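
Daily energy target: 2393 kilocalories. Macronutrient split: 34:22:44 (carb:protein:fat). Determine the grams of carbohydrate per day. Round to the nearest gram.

203 g/day

Carbohydrate energy = 34% × 2393 = 813.62 kcal.
At 4 kcal/g: 813.62 ÷ 4 = 203.405 g.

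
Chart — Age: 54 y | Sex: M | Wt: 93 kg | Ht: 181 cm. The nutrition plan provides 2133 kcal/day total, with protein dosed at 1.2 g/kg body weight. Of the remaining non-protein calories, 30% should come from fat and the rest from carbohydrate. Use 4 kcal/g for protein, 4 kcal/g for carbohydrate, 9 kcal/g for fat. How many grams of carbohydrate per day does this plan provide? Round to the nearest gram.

Protein = 1.2 × 93 = 111.6 g → 111.6 × 4 = 446.4 kcal.
Non-protein calories = 2133 − 446.4 = 1686.6 kcal.
Fat: 30% × 1686.6 = 505.98 kcal; carbohydrate: 1180.62 kcal.
Carbohydrate: 1180.62 kcal ÷ 4 kcal/g = 295.155 g.

295 g/day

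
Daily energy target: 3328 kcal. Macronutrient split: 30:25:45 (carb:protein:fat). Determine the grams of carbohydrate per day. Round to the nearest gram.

250 g/day

Carbohydrate energy = 30% × 3328 = 998.4 kcal.
At 4 kcal/g: 998.4 ÷ 4 = 249.6 g.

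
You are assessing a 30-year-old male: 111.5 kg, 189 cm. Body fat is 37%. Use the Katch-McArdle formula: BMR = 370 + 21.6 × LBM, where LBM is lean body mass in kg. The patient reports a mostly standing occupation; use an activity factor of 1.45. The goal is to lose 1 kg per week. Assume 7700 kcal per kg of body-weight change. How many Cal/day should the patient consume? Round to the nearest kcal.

LBM = 111.5 × (1 − 0.37) = 70.245 kg. Katch-McArdle: BMR = 370 + 21.6 × 70.245 = 1887.292 kcal/day.
TEE = 1887.292 × 1.45 = 2736.5734 kcal/day.
Required daily deficit = 1 × 7700 ÷ 7 = 1100 kcal/day.
Target intake = 2736.5734 − 1100 = 1636.5734 kcal/day.

1637 Cal/day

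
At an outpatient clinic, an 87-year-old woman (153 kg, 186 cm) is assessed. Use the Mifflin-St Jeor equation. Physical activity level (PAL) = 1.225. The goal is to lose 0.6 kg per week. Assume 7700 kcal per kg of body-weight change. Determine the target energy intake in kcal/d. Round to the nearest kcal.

1908 kcal/d

Mifflin-St Jeor (female): BMR = 10(153) + 6.25(186) − 5(87) − 161 = 1530 + 1162.5 − 435 − 161 = 2096.5 kcal/day.
TEE = 2096.5 × 1.225 = 2568.2125 kcal/day.
Required daily deficit = 0.6 × 7700 ÷ 7 = 660 kcal/day.
Target intake = 2568.2125 − 660 = 1908.2125 kcal/day.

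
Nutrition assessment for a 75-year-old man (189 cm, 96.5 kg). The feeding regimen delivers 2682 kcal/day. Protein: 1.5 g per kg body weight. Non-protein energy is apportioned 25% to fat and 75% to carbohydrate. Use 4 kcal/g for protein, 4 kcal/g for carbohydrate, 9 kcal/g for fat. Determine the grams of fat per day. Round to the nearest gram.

Protein = 1.5 × 96.5 = 144.75 g → 144.75 × 4 = 579 kcal.
Non-protein calories = 2682 − 579 = 2103 kcal.
Fat: 25% × 2103 = 525.75 kcal; carbohydrate: 1577.25 kcal.
Fat: 525.75 kcal ÷ 9 kcal/g = 58.4167 g.

58 g/day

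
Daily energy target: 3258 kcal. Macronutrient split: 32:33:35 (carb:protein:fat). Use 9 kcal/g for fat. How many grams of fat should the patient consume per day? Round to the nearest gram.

Fat energy = 35% × 3258 = 1140.3 kcal.
At 9 kcal/g: 1140.3 ÷ 9 = 126.7 g.

127 g/day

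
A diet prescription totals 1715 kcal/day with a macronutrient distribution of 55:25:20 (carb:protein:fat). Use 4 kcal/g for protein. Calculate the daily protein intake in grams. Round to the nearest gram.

107 g/day

Protein energy = 25% × 1715 = 428.75 kcal.
At 4 kcal/g: 428.75 ÷ 4 = 107.1875 g.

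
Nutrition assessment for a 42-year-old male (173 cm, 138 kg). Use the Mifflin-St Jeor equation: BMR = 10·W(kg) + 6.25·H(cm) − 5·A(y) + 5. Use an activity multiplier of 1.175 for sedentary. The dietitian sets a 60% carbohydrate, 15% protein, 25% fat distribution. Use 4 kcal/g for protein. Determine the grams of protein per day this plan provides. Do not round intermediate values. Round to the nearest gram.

99 g/day

Mifflin-St Jeor (male): BMR = 10(138) + 6.25(173) − 5(42) + 5 = 1380 + 1081.25 − 210 + 5 = 2256.25 kcal/day.
TEE = 2256.25 × 1.175 = 2651.0938 kcal/day.
Protein energy = 15% × 2651.0938 = 397.6641 kcal.
Protein = 397.6641 ÷ 4 kcal/g = 99.416 g.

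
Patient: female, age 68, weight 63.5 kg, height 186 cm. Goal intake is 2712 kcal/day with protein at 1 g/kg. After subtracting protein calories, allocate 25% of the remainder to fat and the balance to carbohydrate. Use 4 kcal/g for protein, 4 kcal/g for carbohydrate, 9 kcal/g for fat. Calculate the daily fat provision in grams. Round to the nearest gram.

68 g/day

Protein = 1 × 63.5 = 63.5 g → 63.5 × 4 = 254 kcal.
Non-protein calories = 2712 − 254 = 2458 kcal.
Fat: 25% × 2458 = 614.5 kcal; carbohydrate: 1843.5 kcal.
Fat: 614.5 kcal ÷ 9 kcal/g = 68.2778 g.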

### What is required:
Exactly as they stand above, repeat all the records.

### Answer to this task:
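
Daily energy target: 2393 kilocalories. Macronutrient split: 34:22:44 (carb:protein:fat). Determine the grams of carbohydrate per day. Round to the nearest gram.

203 g/day

Carbohydrate energy = 34% × 2393 = 813.62 kcal.
At 4 kcal/g: 813.62 ÷ 4 = 203.405 g.

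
Chart — Age: 54 y | Sex: M | Wt: 93 kg | Ht: 181 cm. The nutrition plan provides 2133 kcal/day total, with protein dosed at 1.2 g/kg body weight. Of the remaining non-protein calories, 30% should come from fat and the rest from carbohydrate. Use 4 kcal/g for protein, 4 kcal/g for carbohydrate, 9 kcal/g for fat. How many grams of carbohydrate per day does this plan provide? Round to the nearest gram.

Protein = 1.2 × 93 = 111.6 g → 111.6 × 4 = 446.4 kcal.
Non-protein calories = 2133 − 446.4 = 1686.6 kcal.
Fat: 30% × 1686.6 = 505.98 kcal; carbohydrate: 1180.62 kcal.
Carbohydrate: 1180.62 kcal ÷ 4 kcal/g = 295.155 g.

295 g/day

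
Daily energy target: 3328 kcal. Macronutrient split: 30:25:45 (carb:protein:fat). Determine the grams of carbohydrate per day. Round to the nearest gram.

250 g/day

Carbohydrate energy = 30% × 3328 = 998.4 kcal.
At 4 kcal/g: 998.4 ÷ 4 = 249.6 g.

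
You are assessing a 30-year-old male: 111.5 kg, 189 cm. Body fat is 37%. Use the Katch-McArdle formula: BMR = 370 + 21.6 × LBM, where LBM is lean body mass in kg. The patient reports a mostly standing occupation; use an activity factor of 1.45. The goal is to lose 1 kg per week. Assume 7700 kcal per kg of body-weight change. How many Cal/day should the patient consume? Round to the nearest kcal.

LBM = 111.5 × (1 − 0.37) = 70.245 kg. Katch-McArdle: BMR = 370 + 21.6 × 70.245 = 1887.292 kcal/day.
TEE = 1887.292 × 1.45 = 2736.5734 kcal/day.
Required daily deficit = 1 × 7700 ÷ 7 = 1100 kcal/day.
Target intake = 2736.5734 − 1100 = 1636.5734 kcal/day.

1637 Cal/day

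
At an outpatient clinic, an 87-year-old woman (153 kg, 186 cm) is assessed. Use the Mifflin-St Jeor equation. Physical activity level (PAL) = 1.225. The goal is to lose 0.6 kg per week. Assume 7700 kcal per kg of body-weight change. Determine the target energy intake in kcal/d. Round to the nearest kcal.

1908 kcal/d

Mifflin-St Jeor (female): BMR = 10(153) + 6.25(186) − 5(87) − 161 = 1530 + 1162.5 − 435 − 161 = 2096.5 kcal/day.
TEE = 2096.5 × 1.225 = 2568.2125 kcal/day.
Required daily deficit = 0.6 × 7700 ÷ 7 = 660 kcal/day.
Target intake = 2568.2125 − 660 = 1908.2125 kcal/day.

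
Nutrition assessment for a 75-year-old man (189 cm, 96.5 kg). The feeding regimen delivers 2682 kcal/day. Protein: 1.5 g per kg body weight. Non-protein energy is apportioned 25% to fat and 75% to carbohydrate. Use 4 kcal/g for protein, 4 kcal/g for carbohydrate, 9 kcal/g for fat. Determine the grams of fat per day. Round to the nearest gram.

Protein = 1.5 × 96.5 = 144.75 g → 144.75 × 4 = 579 kcal.
Non-protein calories = 2682 − 579 = 2103 kcal.
Fat: 25% × 2103 = 525.75 kcal; carbohydrate: 1577.25 kcal.
Fat: 525.75 kcal ÷ 9 kcal/g = 58.4167 g.

58 g/day

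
Daily energy target: 3258 kcal. Macronutrient split: 32:33:35 (carb:protein:fat). Use 9 kcal/g for fat. How many grams of fat should the patient consume per day? Round to the nearest gram.

Fat energy = 35% × 3258 = 1140.3 kcal.
At 9 kcal/g: 1140.3 ÷ 9 = 126.7 g.

127 g/day

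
A diet prescription totals 1715 kcal/day with a macronutrient distribution of 55:25:20 (carb:protein:fat). Use 4 kcal/g for protein. Calculate the daily protein intake in grams. Round to the nearest gram.

107 g/day

Protein energy = 25% × 1715 = 428.75 kcal.
At 4 kcal/g: 428.75 ÷ 4 = 107.1875 g.

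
Nutrition assessment for a 42-year-old male (173 cm, 138 kg). Use the Mifflin-St Jeor equation: BMR = 10·W(kg) + 6.25·H(cm) − 5·A(y) + 5. Use an activity multiplier of 1.175 for sedentary. The dietitian sets a 60% carbohydrate, 15% protein, 25% fat distribution. Use 4 kcal/g for protein. Determine the grams of protein per day this plan provides. Do not round intermediate values. Round to the nearest gram.

99 g/day

Mifflin-St Jeor (male): BMR = 10(138) + 6.25(173) − 5(42) + 5 = 1380 + 1081.25 − 210 + 5 = 2256.25 kcal/day.
TEE = 2256.25 × 1.175 = 2651.0938 kcal/day.
Protein energy = 15% × 2651.0938 = 397.6641 kcal.
Protein = 397.6641 ÷ 4 kcal/g = 99.416 g.

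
Patient: female, age 68, weight 63.5 kg, height 186 cm. Goal intake is 2712 kcal/day with protein at 1 g/kg. After subtracting protein calories, allocate 25% of the remainder to fat and the balance to carbohydrate. Use 4 kcal/g for protein, 4 kcal/g for carbohydrate, 9 kcal/g for fat. Calculate the daily fat provision in grams. Round to the nearest gram.

68 g/day

Protein = 1 × 63.5 = 63.5 g → 63.5 × 4 = 254 kcal.
Non-protein calories = 2712 − 254 = 2458 kcal.
Fat: 25% × 2458 = 614.5 kcal; carbohydrate: 1843.5 kcal.
Fat: 614.5 kcal ÷ 9 kcal/g = 68.2778 g.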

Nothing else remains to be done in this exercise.